## Task prompt:
Look for the word "Answer" in the records, and copy each line where it appears.

#####

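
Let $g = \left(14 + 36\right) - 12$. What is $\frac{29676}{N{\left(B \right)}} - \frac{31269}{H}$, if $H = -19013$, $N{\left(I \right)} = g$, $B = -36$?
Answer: $\frac{282709005}{361247} \approx 782.59$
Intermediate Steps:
$g = 38$ ($g = 50 - 12 = 38$)
$N{\left(I \right)} = 38$
$\frac{29676}{N{\left(B \right)}} - \frac{31269}{H} = \frac{29676}{38} - \frac{31269}{-19013} = 29676 \cdot \frac{1}{38} - - \frac{31269}{19013} = \frac{14838}{19} + \frac{31269}{19013} = \frac{282709005}{361247}$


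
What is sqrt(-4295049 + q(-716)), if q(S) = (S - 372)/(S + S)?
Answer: I*sqrt(137617640665)/179 ≈ 2072.4*I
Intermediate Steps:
q(S) = (-372 + S)/(2*S) (q(S) = (-372 + S)/((2*S)) = (-372 + S)*(1/(2*S)) = (-372 + S)/(2*S))
sqrt(-4295049 + q(-716)) = sqrt(-4295049 + (1/2)*(-372 - 716)/(-716)) = sqrt(-4295049 + (1/2)*(-1/716)*(-1088)) = sqrt(-4295049 + 136/179) = sqrt(-768813635/179) = I*sqrt(137617640665)/179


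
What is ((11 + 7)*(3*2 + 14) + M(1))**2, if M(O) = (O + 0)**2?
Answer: 130321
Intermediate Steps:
M(O) = O**2
((11 + 7)*(3*2 + 14) + M(1))**2 = ((11 + 7)*(3*2 + 14) + 1**2)**2 = (18*(6 + 14) + 1)**2 = (18*20 + 1)**2 = (360 + 1)**2 = 361**2 = 130321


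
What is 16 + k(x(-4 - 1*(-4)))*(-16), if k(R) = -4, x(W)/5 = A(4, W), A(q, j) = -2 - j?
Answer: 80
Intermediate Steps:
x(W) = -10 - 5*W (x(W) = 5*(-2 - W) = -10 - 5*W)
16 + k(x(-4 - 1*(-4)))*(-16) = 16 - 4*(-16) = 16 + 64 = 80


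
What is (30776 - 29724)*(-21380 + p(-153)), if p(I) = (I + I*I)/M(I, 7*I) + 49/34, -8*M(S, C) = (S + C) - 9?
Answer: -52010079954/2329 ≈ -2.2332e+7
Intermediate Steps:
M(S, C) = 9/8 - C/8 - S/8 (M(S, C) = -((S + C) - 9)/8 = -((C + S) - 9)/8 = -(-9 + C + S)/8 = 9/8 - C/8 - S/8)
p(I) = 49/34 + (I + I**2)/(9/8 - I) (p(I) = (I + I*I)/(9/8 - 7*I/8 - I/8) + 49/34 = (I + I**2)/(9/8 - 7*I/8 - I/8) + 49*(1/34) = (I + I**2)/(9/8 - I) + 49/34 = 49/34 + (I + I**2)/(9/8 - I))
(30776 - 29724)*(-21380 + p(-153)) = (30776 - 29724)*(-21380 + (-441 - 272*(-153)**2 + 120*(-153))/(34*(-9 + 8*(-153)))) = 1052*(-21380 + (-441 - 272*23409 - 18360)/(34*(-9 - 1224))) = 1052*(-21380 + (1/34)*(-441 - 6367248 - 18360)/(-1233)) = 1052*(-21380 + (1/34)*(-1/1233)*(-6386049)) = 1052*(-21380 + 709561/4658) = 1052*(-98878479/4658) = -52010079954/2329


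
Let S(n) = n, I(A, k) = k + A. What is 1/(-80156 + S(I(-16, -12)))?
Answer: -1/80184 ≈ -1.2471e-5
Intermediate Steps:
I(A, k) = A + k
1/(-80156 + S(I(-16, -12))) = 1/(-80156 + (-16 - 12)) = 1/(-80156 - 28) = 1/(-80184) = -1/80184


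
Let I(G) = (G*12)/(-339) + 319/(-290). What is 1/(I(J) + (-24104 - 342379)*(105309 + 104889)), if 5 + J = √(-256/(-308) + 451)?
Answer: -7574082398377355630/583461815266983610612098554813 + 45200*√2678907/583461815266983610612098554813 ≈ -1.2981e-11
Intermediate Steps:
J = -5 + √2678907/77 (J = -5 + √(-256/(-308) + 451) = -5 + √(-256*(-1/308) + 451) = -5 + √(64/77 + 451) = -5 + √(34791/77) = -5 + √2678907/77 ≈ 16.256)
I(G) = -11/10 - 4*G/113 (I(G) = (12*G)*(-1/339) + 319*(-1/290) = -4*G/113 - 11/10 = -11/10 - 4*G/113)
1/(I(J) + (-24104 - 342379)*(105309 + 104889)) = 1/((-11/10 - 4*(-5 + √2678907/77)/113) + (-24104 - 342379)*(105309 + 104889)) = 1/((-11/10 + (20/113 - 4*√2678907/8701)) - 366483*210198) = 1/((-1043/1130 - 4*√2678907/8701) - 77033993634) = 1/(-87048412807463/1130 - 4*√2678907/8701)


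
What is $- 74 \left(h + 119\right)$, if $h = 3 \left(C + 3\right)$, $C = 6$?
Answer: $-10804$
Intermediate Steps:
$h = 27$ ($h = 3 \left(6 + 3\right) = 3 \cdot 9 = 27$)
$- 74 \left(h + 119\right) = - 74 \left(27 + 119\right) = \left(-74\right) 146 = -10804$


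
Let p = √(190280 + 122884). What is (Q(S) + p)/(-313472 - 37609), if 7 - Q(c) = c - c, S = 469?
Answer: -7/351081 - 2*√8699/117027 ≈ -0.0016139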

#####

## Output below:
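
Answer: $\frac{282709005}{361247} \approx 782.59$
Answer: I*sqrt(137617640665)/179 ≈ 2072.4*I
Answer: 130321
Answer: 80
Answer: -52010079954/2329 ≈ -2.2332e+7
Answer: -1/80184 ≈ -1.2471e-5
Answer: -7574082398377355630/583461815266983610612098554813 + 45200*√2678907/583461815266983610612098554813 ≈ -1.2981e-11
Answer: $-10804$
Answer: -7/351081 - 2*√8699/117027 ≈ -0.0016139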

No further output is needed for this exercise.